▶ Task requirements: Retype everything in the entries that follow, exactly as shown.

▶ Information shown:
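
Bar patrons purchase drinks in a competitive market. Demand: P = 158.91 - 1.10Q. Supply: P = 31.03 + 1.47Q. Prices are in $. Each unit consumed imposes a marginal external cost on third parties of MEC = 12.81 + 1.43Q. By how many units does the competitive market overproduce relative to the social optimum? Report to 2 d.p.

20.99 units

Market equilibrium (private): 31.03 + 1.47Q = 158.91 - 1.10Q → Q_m = 49.7588.
Social marginal benefit = demand − MEC = 146.10 - 2.53Q.
Set SMB = MC: 146.10 - 2.53Q = 31.03 + 1.47Q → Q* = 28.7675.
Gap = |49.7588 − 28.7675| = 20.9913.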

▶ Answer:
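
Bar patrons purchase drinks in a competitive market. Demand: P = 158.91 - 1.10Q. Supply: P = 31.03 + 1.47Q. Prices are in $. Each unit consumed imposes a marginal external cost on third parties of MEC = 12.81 + 1.43Q. By how many units does the competitive market overproduce relative to the social optimum? Report to 2 d.p.

20.99 units

Market equilibrium (private): 31.03 + 1.47Q = 158.91 - 1.10Q → Q_m = 49.7588.
Social marginal benefit = demand − MEC = 146.10 - 2.53Q.
Set SMB = MC: 146.10 - 2.53Q = 31.03 + 1.47Q → Q* = 28.7675.
Gap = |49.7588 − 28.7675| = 20.9913.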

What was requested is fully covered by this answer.